## WORK TASK
Nothing but the lines from the one containing "Let s = 27738. What is Mul(Add(24685, s), Add(36473, -13359))?" through the one containing "Answer: -343577463445333367/31550925 ≈", both included, should be given again, each exactly as written below.

## RECORDS
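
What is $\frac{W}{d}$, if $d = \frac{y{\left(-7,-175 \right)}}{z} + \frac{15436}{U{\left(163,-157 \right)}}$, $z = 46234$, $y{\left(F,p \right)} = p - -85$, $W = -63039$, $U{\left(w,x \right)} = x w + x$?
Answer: $\frac{9380463488031}{89498168} \approx 1.0481 \cdot 10^{5}$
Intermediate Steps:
$U{\left(w,x \right)} = x + w x$ ($U{\left(w,x \right)} = w x + x = x + w x$)
$y{\left(F,p \right)} = 85 + p$ ($y{\left(F,p \right)} = p + 85 = 85 + p$)
$d = - \frac{89498168}{148804129}$ ($d = \frac{85 - 175}{46234} + \frac{15436}{\left(-157\right) \left(1 + 163\right)} = \left(-90\right) \frac{1}{46234} + \frac{15436}{\left(-157\right) 164} = - \frac{45}{23117} + \frac{15436}{-25748} = - \frac{45}{23117} + 15436 \left(- \frac{1}{25748}\right) = - \frac{45}{23117} - \frac{3859}{6437} = - \frac{89498168}{148804129} \approx -0.60145$)
$\frac{W}{d} = - \frac{63039}{- \frac{89498168}{148804129}} = \left(-63039\right) \left(- \frac{148804129}{89498168}\right) = \frac{9380463488031}{89498168}$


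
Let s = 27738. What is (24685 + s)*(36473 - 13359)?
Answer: 1211705222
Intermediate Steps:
(24685 + s)*(36473 - 13359) = (24685 + 27738)*(36473 - 13359) = 52423*23114 = 1211705222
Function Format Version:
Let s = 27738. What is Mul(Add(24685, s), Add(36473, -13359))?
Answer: 1211705222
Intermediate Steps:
Mul(Add(24685, s), Add(36473, -13359)) = Mul(Add(24685, 27738), Add(36473, -13359)) = Mul(52423, 23114) = 1211705222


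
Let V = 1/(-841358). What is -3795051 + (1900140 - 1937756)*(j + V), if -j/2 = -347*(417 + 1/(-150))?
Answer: -343577463445333367/31550925 ≈ -1.0890e+10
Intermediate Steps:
V = -1/841358 ≈ -1.1886e-6
j = 21704503/75 (j = -(-694)*(417 + 1/(-150)) = -(-694)*(417 - 1/150) = -(-694)*62549/150 = -2*(-21704503/150) = 21704503/75 ≈ 2.8939e+5)
-3795051 + (1900140 - 1937756)*(j + V) = -3795051 + (1900140 - 1937756)*(21704503/75 - 1/841358) = -3795051 - 37616*18261257234999/63101850 = -3795051 - 343457726075861192/31550925 = -343577463445333367/31550925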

## SOLUTION FOR THIS EXERCISE
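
Let s = 27738. What is Mul(Add(24685, s), Add(36473, -13359))?
Answer: 1211705222
Intermediate Steps:
Mul(Add(24685, s), Add(36473, -13359)) = Mul(Add(24685, 27738), Add(36473, -13359)) = Mul(52423, 23114) = 1211705222


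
Let V = 1/(-841358). What is -3795051 + (1900140 - 1937756)*(j + V), if -j/2 = -347*(417 + 1/(-150))?
Answer: -343577463445333367/31550925 ≈ -1.0890e+10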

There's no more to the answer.